■ Records for processing
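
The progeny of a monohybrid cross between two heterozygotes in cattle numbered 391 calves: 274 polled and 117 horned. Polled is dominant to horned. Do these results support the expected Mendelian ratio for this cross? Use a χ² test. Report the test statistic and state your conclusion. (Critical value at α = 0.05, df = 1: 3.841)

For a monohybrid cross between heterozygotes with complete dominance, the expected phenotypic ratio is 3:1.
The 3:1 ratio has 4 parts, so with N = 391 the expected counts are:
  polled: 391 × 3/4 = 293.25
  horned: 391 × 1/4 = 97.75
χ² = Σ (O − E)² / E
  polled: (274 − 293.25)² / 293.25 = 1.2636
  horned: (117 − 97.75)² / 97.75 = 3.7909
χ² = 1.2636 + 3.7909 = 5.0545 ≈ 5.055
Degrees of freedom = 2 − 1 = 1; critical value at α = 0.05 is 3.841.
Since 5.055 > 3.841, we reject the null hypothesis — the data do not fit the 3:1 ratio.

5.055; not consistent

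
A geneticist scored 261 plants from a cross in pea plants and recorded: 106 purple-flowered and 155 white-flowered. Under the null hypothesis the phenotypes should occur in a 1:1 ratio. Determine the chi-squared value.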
* * *
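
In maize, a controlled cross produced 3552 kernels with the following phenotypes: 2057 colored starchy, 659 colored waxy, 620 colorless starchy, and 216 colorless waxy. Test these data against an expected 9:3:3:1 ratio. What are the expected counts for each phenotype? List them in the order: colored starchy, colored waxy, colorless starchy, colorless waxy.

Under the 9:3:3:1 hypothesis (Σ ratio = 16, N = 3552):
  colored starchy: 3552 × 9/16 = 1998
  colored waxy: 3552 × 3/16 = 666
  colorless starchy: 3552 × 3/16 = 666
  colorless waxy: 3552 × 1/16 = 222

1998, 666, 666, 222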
...
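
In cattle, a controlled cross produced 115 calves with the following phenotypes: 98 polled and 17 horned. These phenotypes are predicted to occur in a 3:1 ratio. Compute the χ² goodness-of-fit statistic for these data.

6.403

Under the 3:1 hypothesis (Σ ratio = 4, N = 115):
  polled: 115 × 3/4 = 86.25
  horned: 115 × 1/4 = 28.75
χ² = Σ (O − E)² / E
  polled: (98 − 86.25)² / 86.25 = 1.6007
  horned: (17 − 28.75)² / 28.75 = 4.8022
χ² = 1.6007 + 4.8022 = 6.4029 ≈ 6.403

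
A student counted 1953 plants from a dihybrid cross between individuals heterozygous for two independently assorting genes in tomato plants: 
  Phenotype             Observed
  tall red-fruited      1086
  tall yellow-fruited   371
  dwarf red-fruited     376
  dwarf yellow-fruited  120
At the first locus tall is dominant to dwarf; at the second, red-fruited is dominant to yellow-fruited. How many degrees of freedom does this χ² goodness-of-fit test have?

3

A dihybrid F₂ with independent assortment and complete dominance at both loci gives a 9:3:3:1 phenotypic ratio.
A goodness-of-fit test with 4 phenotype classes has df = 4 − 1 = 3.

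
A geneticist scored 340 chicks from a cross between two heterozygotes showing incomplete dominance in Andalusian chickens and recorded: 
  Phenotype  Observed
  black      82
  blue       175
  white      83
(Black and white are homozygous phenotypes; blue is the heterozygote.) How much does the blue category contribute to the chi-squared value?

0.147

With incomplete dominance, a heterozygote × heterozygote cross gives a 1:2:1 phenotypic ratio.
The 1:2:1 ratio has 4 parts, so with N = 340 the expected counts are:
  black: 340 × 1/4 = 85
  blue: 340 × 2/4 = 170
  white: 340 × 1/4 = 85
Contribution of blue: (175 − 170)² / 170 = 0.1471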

■ Task to complete
From the entries above, collect every line with the string "Observed" in it.

■ Exercise solution
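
  Phenotype             Observed
  Phenotype  Observed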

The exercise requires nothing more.